▶ [Problem to work on]
Output every entry exactly as written.

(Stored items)

--

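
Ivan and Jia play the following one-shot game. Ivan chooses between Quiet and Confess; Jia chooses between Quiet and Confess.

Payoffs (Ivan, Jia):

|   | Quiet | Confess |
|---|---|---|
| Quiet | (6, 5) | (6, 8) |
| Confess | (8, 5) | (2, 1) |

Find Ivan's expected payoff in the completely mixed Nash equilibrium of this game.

6

First find y, the probability Jia plays Quiet, from Ivan's indifference between Quiet and Confess: 6y + 6(1−y) = 8y + 2(1−y), giving y = 2/3.
Since Ivan is indifferent in equilibrium, Ivan's expected payoff equals the payoff from either row against (2/3, 1/3). Using Quiet: 6(2/3) + 6(1/3) = 6.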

--

▶ [Your response]
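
Ivan and Jia play the following one-shot game. Ivan chooses between Quiet and Confess; Jia chooses between Quiet and Confess.

Payoffs (Ivan, Jia):

|   | Quiet | Confess |
|---|---|---|
| Quiet | (6, 5) | (6, 8) |
| Confess | (8, 5) | (2, 1) |

Find Ivan's expected payoff in the completely mixed Nash equilibrium of this game.

6

First find y, the probability Jia plays Quiet, from Ivan's indifference between Quiet and Confess: 6y + 6(1−y) = 8y + 2(1−y), giving y = 2/3.
Since Ivan is indifferent in equilibrium, Ivan's expected payoff equals the payoff from either row against (2/3, 1/3). Using Quiet: 6(2/3) + 6(1/3) = 6.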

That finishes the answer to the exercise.